*Try it:* Could you return the data below exactly as it appears?

Stored items:
★ ★ ★ ★
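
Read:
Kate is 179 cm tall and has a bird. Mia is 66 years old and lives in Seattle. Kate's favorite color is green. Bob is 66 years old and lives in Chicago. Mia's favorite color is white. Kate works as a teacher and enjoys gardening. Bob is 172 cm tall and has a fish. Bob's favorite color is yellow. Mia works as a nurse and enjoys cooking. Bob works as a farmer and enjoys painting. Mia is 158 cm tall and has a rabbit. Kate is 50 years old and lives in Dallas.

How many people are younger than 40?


Filter: 0

0


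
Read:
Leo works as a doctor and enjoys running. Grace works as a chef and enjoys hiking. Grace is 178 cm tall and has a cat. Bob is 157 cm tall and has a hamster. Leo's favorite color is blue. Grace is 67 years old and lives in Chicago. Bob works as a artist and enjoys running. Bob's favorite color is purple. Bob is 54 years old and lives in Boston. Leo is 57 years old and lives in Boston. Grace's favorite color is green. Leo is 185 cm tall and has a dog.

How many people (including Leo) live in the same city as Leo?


Leo lives in Boston. Count = 2

2


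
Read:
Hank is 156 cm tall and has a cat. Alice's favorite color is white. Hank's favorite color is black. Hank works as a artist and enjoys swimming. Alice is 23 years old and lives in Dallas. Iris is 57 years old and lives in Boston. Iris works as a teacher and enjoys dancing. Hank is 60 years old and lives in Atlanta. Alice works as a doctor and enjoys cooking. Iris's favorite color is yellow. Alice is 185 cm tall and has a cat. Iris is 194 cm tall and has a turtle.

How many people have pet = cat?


Count: 2

2


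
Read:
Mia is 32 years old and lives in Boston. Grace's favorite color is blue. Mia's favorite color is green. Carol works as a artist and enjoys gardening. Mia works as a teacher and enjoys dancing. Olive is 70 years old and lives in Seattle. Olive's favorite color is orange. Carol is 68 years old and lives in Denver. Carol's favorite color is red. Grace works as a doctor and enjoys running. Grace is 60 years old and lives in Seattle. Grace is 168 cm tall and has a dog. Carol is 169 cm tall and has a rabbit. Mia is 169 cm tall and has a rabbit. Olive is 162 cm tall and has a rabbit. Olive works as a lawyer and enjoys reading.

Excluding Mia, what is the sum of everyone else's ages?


Sum (excluding Mia): 198

198


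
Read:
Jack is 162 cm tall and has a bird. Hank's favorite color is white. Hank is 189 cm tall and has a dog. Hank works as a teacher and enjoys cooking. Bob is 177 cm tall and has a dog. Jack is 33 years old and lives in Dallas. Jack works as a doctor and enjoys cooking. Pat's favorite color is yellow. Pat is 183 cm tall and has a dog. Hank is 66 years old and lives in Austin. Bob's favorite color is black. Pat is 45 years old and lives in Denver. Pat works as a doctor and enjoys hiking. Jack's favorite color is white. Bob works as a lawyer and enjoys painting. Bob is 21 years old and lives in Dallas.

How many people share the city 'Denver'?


Count: 1

1


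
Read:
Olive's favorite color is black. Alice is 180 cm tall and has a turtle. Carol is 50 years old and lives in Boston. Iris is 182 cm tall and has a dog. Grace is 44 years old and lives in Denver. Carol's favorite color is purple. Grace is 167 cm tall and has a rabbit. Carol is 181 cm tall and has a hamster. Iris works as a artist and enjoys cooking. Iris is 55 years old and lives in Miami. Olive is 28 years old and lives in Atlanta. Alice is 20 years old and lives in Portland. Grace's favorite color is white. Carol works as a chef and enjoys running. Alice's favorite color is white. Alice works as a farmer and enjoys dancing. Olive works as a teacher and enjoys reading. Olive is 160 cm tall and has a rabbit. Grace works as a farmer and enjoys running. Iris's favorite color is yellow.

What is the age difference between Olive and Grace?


|28 - 44| = 16

16


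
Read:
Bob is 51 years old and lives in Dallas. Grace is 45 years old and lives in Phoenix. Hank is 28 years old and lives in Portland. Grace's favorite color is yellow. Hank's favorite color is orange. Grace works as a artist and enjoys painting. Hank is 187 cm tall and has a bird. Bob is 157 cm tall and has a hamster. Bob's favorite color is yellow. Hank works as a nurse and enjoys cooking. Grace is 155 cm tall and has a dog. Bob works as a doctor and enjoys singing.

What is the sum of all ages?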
★ ★ ★ ★
*Output for this exercise:*
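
Read:
Kate is 179 cm tall and has a bird. Mia is 66 years old and lives in Seattle. Kate's favorite color is green. Bob is 66 years old and lives in Chicago. Mia's favorite color is white. Kate works as a teacher and enjoys gardening. Bob is 172 cm tall and has a fish. Bob's favorite color is yellow. Mia works as a nurse and enjoys cooking. Bob works as a farmer and enjoys painting. Mia is 158 cm tall and has a rabbit. Kate is 50 years old and lives in Dallas.

How many people are younger than 40?


Filter: 0

0


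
Read:
Leo works as a doctor and enjoys running. Grace works as a chef and enjoys hiking. Grace is 178 cm tall and has a cat. Bob is 157 cm tall and has a hamster. Leo's favorite color is blue. Grace is 67 years old and lives in Chicago. Bob works as a artist and enjoys running. Bob's favorite color is purple. Bob is 54 years old and lives in Boston. Leo is 57 years old and lives in Boston. Grace's favorite color is green. Leo is 185 cm tall and has a dog.

How many people (including Leo) live in the same city as Leo?


Leo lives in Boston. Count = 2

2


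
Read:
Hank is 156 cm tall and has a cat. Alice's favorite color is white. Hank's favorite color is black. Hank works as a artist and enjoys swimming. Alice is 23 years old and lives in Dallas. Iris is 57 years old and lives in Boston. Iris works as a teacher and enjoys dancing. Hank is 60 years old and lives in Atlanta. Alice works as a doctor and enjoys cooking. Iris's favorite color is yellow. Alice is 185 cm tall and has a cat. Iris is 194 cm tall and has a turtle.

How many people have pet = cat?


Count: 2

2


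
Read:
Mia is 32 years old and lives in Boston. Grace's favorite color is blue. Mia's favorite color is green. Carol works as a artist and enjoys gardening. Mia works as a teacher and enjoys dancing. Olive is 70 years old and lives in Seattle. Olive's favorite color is orange. Carol is 68 years old and lives in Denver. Carol's favorite color is red. Grace works as a doctor and enjoys running. Grace is 60 years old and lives in Seattle. Grace is 168 cm tall and has a dog. Carol is 169 cm tall and has a rabbit. Mia is 169 cm tall and has a rabbit. Olive is 162 cm tall and has a rabbit. Olive works as a lawyer and enjoys reading.

Excluding Mia, what is the sum of everyone else's ages?


Sum (excluding Mia): 198

198


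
Read:
Jack is 162 cm tall and has a bird. Hank's favorite color is white. Hank is 189 cm tall and has a dog. Hank works as a teacher and enjoys cooking. Bob is 177 cm tall and has a dog. Jack is 33 years old and lives in Dallas. Jack works as a doctor and enjoys cooking. Pat's favorite color is yellow. Pat is 183 cm tall and has a dog. Hank is 66 years old and lives in Austin. Bob's favorite color is black. Pat is 45 years old and lives in Denver. Pat works as a doctor and enjoys hiking. Jack's favorite color is white. Bob works as a lawyer and enjoys painting. Bob is 21 years old and lives in Dallas.

How many people share the city 'Denver'?


Count: 1

1


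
Read:
Olive's favorite color is black. Alice is 180 cm tall and has a turtle. Carol is 50 years old and lives in Boston. Iris is 182 cm tall and has a dog. Grace is 44 years old and lives in Denver. Carol's favorite color is purple. Grace is 167 cm tall and has a rabbit. Carol is 181 cm tall and has a hamster. Iris works as a artist and enjoys cooking. Iris is 55 years old and lives in Miami. Olive is 28 years old and lives in Atlanta. Alice is 20 years old and lives in Portland. Grace's favorite color is white. Carol works as a chef and enjoys running. Alice's favorite color is white. Alice works as a farmer and enjoys dancing. Olive works as a teacher and enjoys reading. Olive is 160 cm tall and has a rabbit. Grace works as a farmer and enjoys running. Iris's favorite color is yellow.

What is the age difference between Olive and Grace?


|28 - 44| = 16

16


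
Read:
Bob is 51 years old and lives in Dallas. Grace is 45 years old and lives in Phoenix. Hank is 28 years old and lives in Portland. Grace's favorite color is yellow. Hank's favorite color is orange. Grace works as a artist and enjoys painting. Hank is 187 cm tall and has a bird. Bob is 157 cm tall and has a hamster. Bob's favorite color is yellow. Hank works as a nurse and enjoys cooking. Grace is 155 cm tall and has a dog. Bob works as a doctor and enjoys singing.

What is the sum of all ages?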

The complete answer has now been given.